| Exercise |
What you return must be the lines of the data that hold the word "position".

Collected data entries
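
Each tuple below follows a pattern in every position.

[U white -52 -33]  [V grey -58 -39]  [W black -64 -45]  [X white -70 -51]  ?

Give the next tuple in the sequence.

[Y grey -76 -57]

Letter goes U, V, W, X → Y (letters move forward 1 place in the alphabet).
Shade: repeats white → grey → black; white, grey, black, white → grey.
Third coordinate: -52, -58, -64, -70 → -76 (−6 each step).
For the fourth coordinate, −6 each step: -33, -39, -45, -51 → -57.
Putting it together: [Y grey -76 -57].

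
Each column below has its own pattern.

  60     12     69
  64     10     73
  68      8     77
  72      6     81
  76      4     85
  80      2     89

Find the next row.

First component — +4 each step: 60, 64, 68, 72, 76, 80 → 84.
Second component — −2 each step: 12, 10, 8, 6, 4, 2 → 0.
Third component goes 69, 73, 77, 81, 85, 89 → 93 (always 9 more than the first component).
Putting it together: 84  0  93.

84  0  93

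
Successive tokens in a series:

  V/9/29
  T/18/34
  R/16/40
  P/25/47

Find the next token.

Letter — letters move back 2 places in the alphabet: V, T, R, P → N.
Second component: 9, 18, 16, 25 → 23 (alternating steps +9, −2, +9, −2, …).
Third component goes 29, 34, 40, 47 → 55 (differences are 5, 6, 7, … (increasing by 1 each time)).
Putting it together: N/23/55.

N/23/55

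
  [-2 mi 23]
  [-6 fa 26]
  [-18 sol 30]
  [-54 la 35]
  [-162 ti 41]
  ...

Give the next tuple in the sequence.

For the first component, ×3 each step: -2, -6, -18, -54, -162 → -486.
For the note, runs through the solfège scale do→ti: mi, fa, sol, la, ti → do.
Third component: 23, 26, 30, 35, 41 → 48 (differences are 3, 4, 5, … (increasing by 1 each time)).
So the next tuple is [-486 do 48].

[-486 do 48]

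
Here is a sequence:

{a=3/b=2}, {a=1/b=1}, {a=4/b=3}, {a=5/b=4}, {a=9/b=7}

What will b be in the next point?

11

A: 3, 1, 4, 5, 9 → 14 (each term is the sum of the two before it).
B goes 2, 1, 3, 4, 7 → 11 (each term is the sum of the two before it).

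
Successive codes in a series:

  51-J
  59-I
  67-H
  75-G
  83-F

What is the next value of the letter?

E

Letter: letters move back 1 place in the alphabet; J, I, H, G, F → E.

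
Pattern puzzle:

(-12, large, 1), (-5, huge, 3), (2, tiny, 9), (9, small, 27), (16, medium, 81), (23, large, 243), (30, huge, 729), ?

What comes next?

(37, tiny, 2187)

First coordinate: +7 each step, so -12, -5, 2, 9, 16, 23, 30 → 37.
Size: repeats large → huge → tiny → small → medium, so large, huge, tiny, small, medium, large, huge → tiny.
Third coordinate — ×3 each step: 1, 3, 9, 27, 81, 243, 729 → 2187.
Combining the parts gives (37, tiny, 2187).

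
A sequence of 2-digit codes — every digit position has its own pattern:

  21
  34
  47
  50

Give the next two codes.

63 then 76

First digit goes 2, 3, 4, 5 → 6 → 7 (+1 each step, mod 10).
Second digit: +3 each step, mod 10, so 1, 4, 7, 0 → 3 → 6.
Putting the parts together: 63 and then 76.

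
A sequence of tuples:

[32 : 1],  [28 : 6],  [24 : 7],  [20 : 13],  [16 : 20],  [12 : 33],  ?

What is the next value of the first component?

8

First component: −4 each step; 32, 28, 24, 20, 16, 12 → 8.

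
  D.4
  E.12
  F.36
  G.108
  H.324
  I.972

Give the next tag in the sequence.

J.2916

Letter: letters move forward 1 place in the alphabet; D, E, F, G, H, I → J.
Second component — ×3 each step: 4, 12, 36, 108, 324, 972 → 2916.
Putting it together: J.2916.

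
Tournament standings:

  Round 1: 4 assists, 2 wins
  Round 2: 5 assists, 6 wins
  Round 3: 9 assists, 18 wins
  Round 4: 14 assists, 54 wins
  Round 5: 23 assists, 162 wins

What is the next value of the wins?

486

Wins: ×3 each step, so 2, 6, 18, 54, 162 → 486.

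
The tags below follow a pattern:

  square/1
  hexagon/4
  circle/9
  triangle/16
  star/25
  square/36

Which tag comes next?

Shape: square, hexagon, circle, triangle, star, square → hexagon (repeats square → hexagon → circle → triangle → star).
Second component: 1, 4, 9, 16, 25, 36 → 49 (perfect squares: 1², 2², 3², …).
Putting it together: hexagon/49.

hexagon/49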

* * *

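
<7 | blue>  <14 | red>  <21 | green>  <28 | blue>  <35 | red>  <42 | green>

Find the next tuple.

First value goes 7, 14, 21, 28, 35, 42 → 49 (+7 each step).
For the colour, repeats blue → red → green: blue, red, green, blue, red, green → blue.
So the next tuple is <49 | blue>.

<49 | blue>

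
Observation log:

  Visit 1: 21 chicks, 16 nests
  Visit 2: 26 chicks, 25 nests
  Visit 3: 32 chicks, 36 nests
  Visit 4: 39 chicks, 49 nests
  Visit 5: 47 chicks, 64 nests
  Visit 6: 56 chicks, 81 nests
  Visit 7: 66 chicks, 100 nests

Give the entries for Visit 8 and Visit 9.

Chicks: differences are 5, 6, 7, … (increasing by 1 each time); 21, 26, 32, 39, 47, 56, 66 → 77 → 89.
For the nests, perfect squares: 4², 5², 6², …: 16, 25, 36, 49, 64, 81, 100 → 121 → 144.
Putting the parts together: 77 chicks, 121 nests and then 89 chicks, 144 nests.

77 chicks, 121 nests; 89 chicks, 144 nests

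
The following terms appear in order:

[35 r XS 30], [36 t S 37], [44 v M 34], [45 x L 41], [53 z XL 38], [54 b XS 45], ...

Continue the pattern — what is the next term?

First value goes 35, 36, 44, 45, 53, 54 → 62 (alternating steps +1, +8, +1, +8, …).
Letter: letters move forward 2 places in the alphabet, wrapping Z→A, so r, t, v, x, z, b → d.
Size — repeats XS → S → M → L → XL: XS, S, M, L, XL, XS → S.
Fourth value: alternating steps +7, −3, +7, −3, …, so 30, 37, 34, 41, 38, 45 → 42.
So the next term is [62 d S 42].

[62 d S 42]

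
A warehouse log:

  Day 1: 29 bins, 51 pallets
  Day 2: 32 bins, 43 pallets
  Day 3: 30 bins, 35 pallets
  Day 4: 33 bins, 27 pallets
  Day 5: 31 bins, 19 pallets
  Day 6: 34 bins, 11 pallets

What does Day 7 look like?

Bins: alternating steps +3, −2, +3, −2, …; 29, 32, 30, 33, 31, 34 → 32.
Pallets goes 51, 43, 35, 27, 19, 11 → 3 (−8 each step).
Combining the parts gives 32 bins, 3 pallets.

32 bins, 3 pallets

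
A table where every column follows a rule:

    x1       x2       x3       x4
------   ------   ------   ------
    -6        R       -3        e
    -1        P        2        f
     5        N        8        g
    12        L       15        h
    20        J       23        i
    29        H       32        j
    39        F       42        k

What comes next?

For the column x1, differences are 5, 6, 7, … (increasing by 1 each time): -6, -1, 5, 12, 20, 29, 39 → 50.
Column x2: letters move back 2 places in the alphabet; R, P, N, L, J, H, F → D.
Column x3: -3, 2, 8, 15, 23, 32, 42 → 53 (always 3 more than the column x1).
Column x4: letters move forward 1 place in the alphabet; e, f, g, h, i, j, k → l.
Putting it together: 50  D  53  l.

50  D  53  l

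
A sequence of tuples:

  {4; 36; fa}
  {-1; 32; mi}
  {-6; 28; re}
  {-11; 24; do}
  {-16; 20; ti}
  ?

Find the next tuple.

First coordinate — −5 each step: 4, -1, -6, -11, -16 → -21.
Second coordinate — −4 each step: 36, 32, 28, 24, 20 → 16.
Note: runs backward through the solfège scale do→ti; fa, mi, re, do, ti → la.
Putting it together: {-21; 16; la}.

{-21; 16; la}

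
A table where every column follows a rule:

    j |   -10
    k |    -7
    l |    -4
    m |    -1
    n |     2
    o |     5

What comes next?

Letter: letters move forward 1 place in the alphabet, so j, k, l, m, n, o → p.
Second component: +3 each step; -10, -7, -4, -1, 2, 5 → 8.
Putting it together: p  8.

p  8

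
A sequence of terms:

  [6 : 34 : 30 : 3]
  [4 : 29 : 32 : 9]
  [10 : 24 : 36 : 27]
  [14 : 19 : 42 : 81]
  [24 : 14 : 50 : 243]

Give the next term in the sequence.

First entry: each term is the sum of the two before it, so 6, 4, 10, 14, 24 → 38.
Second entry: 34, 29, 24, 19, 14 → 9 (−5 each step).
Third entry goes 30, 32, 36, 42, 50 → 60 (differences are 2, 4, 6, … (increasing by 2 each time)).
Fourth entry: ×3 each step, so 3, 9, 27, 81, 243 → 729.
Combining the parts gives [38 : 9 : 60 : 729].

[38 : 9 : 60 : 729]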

| Solution for this task |
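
Each tuple below follows a pattern in every position.
A sequence of 2-digit codes — every digit position has its own pattern: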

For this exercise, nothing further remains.